From the line containing "8: b[(True &" down to the last line of the material, return those lines verbatim and only those.

> **EXTRACTED ENTRIES**

»»

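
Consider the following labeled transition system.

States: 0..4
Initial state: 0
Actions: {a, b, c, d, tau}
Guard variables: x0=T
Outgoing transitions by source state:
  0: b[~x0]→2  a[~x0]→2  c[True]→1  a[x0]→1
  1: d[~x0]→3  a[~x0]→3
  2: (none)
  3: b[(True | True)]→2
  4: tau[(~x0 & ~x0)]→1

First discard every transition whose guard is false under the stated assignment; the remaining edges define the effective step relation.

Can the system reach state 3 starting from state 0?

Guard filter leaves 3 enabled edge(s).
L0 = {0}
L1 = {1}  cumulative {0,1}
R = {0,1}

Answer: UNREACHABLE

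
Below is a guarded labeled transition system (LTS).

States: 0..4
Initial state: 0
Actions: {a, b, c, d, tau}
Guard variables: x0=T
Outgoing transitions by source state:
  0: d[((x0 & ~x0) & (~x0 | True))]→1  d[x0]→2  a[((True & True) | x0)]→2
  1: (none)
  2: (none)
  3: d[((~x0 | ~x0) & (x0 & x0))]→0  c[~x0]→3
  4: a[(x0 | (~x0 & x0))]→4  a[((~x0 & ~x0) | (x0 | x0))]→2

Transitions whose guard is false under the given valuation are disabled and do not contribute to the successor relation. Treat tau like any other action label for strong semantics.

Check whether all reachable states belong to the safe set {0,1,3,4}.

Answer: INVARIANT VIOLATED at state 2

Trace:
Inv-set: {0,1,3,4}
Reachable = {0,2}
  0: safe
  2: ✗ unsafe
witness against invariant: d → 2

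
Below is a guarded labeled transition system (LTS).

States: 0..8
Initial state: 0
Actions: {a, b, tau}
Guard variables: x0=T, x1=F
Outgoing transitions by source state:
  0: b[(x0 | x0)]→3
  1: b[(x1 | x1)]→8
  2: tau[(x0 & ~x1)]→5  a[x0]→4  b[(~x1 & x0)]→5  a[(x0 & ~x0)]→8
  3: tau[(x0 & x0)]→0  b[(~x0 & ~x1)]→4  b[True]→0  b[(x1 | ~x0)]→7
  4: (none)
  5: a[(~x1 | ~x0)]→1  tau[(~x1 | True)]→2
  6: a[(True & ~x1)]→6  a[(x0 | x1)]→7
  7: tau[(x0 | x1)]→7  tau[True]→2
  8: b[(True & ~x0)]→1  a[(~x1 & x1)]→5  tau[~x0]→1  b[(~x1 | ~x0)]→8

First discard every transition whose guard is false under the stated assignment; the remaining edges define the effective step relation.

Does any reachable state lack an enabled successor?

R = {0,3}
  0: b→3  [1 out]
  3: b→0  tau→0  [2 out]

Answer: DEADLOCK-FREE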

««

> **EXERCISE OUTPUT**
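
  8: b[(True & ~x0)]→1  a[(~x1 & x1)]→5  tau[~x0]→1  b[(~x1 | ~x0)]→8

First discard every transition whose guard is false under the stated assignment; the remaining edges define the effective step relation.

Does any reachable state lack an enabled successor?

R = {0,3}
  0: b→3  [1 out]
  3: b→0  tau→0  [2 out]

Answer: DEADLOCK-FREE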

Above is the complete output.